# YOUR ASSIGNMENT:
Reproduce the first line of the entries that follow and each later line, word for word, ending with the one containing "The geometric Jacobian".
··· ENTRIES SUPPLIED
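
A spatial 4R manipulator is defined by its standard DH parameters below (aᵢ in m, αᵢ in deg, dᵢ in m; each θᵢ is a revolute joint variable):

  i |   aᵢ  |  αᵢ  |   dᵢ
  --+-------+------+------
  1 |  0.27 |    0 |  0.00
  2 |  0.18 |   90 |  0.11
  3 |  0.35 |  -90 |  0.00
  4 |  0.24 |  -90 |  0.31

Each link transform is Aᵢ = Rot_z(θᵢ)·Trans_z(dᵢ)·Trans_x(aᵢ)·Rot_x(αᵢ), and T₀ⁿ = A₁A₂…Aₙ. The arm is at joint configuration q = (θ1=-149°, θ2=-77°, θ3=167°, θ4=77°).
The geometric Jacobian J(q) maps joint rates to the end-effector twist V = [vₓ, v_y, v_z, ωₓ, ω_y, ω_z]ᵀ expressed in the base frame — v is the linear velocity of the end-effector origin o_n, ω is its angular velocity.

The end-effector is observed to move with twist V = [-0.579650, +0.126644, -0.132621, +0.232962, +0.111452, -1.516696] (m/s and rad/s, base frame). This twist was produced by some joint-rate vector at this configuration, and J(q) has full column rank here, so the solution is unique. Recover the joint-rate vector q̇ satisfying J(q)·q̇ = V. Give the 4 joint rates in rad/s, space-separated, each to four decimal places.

-0.3320 -0.8310 0.2450 0.3630

o_n = [-0.2028, -0.5053, -0.1012]
J₁: ẑ×o_n = [0.5053, -0.2028, 0.0000], ω = ẑ
J2: z=[0.0000, 0.0000, 1.0000] o=[-0.2314, -0.1391, 0.0000] → [0.3663, 0.0286, -0.0000, 0.0000, 0.0000, 1.0000]
J3: z=[0.7193, 0.6947, 0.0000] o=[-0.3565, -0.0096, 0.1100] → [-0.1467, 0.1519, -0.4634, 0.7193, 0.6947, 0.0000]
J4: z=[0.1563, -0.1618, -0.9744] o=[-0.1196, -0.2549, 0.1887] → [-0.1971, 0.1264, -0.0526, 0.1563, -0.1618, -0.9744]
q̇ = J⁺·V = [-0.3320, -0.8310, 0.2450, 0.3630]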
······
# EXPECTED OUTPUT:
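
A spatial 4R manipulator is defined by its standard DH parameters below (aᵢ in m, αᵢ in deg, dᵢ in m; each θᵢ is a revolute joint variable):

  i |   aᵢ  |  αᵢ  |   dᵢ
  --+-------+------+------
  1 |  0.27 |    0 |  0.00
  2 |  0.18 |   90 |  0.11
  3 |  0.35 |  -90 |  0.00
  4 |  0.24 |  -90 |  0.31

Each link transform is Aᵢ = Rot_z(θᵢ)·Trans_z(dᵢ)·Trans_x(aᵢ)·Rot_x(αᵢ), and T₀ⁿ = A₁A₂…Aₙ. The arm is at joint configuration q = (θ1=-149°, θ2=-77°, θ3=167°, θ4=77°).
The geometric Jacobian J(q) maps joint rates to the end-effector twist V = [vₓ, v_y, v_z, ωₓ, ω_y, ω_z]ᵀ expressed in the base frame — v is the linear velocity of the end-effector origin o_n, ω is its angular velocity.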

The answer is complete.